--- Dataset entries Enclosed Below ---
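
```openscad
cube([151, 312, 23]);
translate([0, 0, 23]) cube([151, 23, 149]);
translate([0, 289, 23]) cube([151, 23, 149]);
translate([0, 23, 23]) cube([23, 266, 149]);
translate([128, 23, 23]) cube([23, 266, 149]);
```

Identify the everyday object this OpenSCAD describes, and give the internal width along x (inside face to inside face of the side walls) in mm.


An open box. The internal width is 105 mm.

A 151×312 base slab with four walls standing on it — an open box. The base is 151 mm wide and the walls are 23 mm thick, so the internal width is 151 − 2 × 23 = 105 mm.


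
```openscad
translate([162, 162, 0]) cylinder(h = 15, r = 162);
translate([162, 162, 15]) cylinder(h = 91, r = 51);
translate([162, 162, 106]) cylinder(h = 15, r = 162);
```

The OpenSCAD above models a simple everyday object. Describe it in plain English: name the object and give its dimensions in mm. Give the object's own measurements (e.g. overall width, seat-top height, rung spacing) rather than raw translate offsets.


A spool: two coaxial disc flanges of radius 162 mm and thickness 15 mm, joined by a core cylinder of radius 51 mm and height 91 mm. The lower flange rests on z = 0 and the three cylinders share a vertical axis.


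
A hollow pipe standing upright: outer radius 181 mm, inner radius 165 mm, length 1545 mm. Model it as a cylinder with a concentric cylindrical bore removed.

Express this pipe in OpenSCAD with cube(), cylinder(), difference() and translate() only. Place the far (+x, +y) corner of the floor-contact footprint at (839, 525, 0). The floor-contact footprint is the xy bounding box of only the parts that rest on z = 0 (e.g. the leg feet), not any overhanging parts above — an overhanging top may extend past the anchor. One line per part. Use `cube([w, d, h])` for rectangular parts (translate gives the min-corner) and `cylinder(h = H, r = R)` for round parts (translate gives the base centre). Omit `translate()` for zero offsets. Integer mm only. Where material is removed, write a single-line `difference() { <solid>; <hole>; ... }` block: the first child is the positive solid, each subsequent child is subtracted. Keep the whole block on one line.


difference() { translate([658, 344, 0]) cylinder(h = 1545, r = 181); translate([658, 344, 0]) cylinder(h = 1545, r = 165); }


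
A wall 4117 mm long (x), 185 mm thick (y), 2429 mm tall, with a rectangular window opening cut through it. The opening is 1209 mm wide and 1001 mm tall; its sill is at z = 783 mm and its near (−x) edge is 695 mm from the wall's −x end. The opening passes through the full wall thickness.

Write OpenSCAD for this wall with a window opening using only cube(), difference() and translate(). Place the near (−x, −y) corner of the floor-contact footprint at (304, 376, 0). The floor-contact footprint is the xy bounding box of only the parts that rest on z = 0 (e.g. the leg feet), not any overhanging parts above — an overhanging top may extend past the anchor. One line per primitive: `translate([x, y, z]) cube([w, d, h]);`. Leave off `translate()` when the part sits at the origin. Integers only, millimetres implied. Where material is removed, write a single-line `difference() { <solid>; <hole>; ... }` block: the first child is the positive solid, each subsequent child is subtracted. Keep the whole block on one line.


difference() { translate([304, 376, 0]) cube([4117, 185, 2429]); translate([999, 376, 783]) cube([1209, 185, 1001]); }


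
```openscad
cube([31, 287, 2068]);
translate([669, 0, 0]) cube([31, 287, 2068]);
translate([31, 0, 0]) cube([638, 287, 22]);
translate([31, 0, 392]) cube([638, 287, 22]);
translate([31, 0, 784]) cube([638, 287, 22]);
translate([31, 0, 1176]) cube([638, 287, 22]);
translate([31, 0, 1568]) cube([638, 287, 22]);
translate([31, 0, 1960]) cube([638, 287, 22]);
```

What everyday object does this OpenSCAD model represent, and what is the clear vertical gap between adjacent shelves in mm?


A bookshelf. The clear shelf gap is 370 mm.

Two tall side panels with 6 horizontal boards between them — a bookshelf. The first two shelf undersides are at z = 0 and z = 392; with shelf thickness 22, the clear gap is 392 − 0 − 22 = 370 mm.


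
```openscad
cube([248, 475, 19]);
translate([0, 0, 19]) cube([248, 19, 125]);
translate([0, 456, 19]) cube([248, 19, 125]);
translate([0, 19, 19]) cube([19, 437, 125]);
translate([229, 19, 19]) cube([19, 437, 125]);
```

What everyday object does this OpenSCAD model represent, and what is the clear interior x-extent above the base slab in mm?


An open box. The internal width is 210 mm.

A 248×475 base slab with four walls standing on it — an open box. The base is 248 mm wide and the walls are 19 mm thick, so the internal width is 248 − 2 × 19 = 210 mm.


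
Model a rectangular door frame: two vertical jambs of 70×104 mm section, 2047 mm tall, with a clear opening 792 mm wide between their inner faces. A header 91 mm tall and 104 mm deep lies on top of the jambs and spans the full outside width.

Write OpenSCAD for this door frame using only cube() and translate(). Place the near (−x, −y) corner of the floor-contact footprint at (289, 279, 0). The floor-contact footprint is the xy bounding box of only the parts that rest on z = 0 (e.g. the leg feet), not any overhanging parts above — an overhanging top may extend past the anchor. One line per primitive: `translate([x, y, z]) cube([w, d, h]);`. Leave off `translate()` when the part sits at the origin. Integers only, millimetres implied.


translate([289, 279, 0]) cube([70, 104, 2047]);
translate([1151, 279, 0]) cube([70, 104, 2047]);
translate([289, 279, 2047]) cube([932, 104, 91]);


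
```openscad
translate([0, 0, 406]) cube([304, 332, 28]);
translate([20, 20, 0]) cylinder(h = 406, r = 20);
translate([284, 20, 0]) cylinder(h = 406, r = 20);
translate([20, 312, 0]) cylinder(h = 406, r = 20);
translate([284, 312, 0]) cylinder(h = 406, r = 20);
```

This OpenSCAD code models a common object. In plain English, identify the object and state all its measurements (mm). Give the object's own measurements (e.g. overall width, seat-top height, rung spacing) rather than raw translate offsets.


A four-legged stool. The seat is a 304×332×28 mm slab whose top surface is at z = 434 mm; four round legs, each 40 mm in diameter, run from the floor (z = 0) to the underside of the seat, each leg's axis is inset half a diameter from the nearest pair of seat edges (so the leg's bounding box is flush with the corner).


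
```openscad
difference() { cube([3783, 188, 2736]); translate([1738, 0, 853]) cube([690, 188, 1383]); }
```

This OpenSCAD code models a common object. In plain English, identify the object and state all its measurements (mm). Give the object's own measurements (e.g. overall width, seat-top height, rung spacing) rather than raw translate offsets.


A wall 3783 mm long (x), 188 mm thick (y), 2736 mm tall, with a rectangular window opening cut through it. The opening is 690 mm wide and 1383 mm tall; its sill is at z = 853 mm and its near (−x) edge is 1738 mm from the wall's −x end. The opening passes through the full wall thickness.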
--- End of Enclosed Dataset entries ---
• _What needs to be done_:
Show all lines above that contain "inner".

• _Output of the task_:
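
A hollow pipe standing upright: outer radius 181 mm, inner radius 165 mm, length 1545 mm. Model it as a cylinder with a concentric cylindrical bore removed.
Model a rectangular door frame: two vertical jambs of 70×104 mm section, 2047 mm tall, with a clear opening 792 mm wide between their inner faces. A header 91 mm tall and 104 mm deep lies on top of the jambs and spans the full outside width.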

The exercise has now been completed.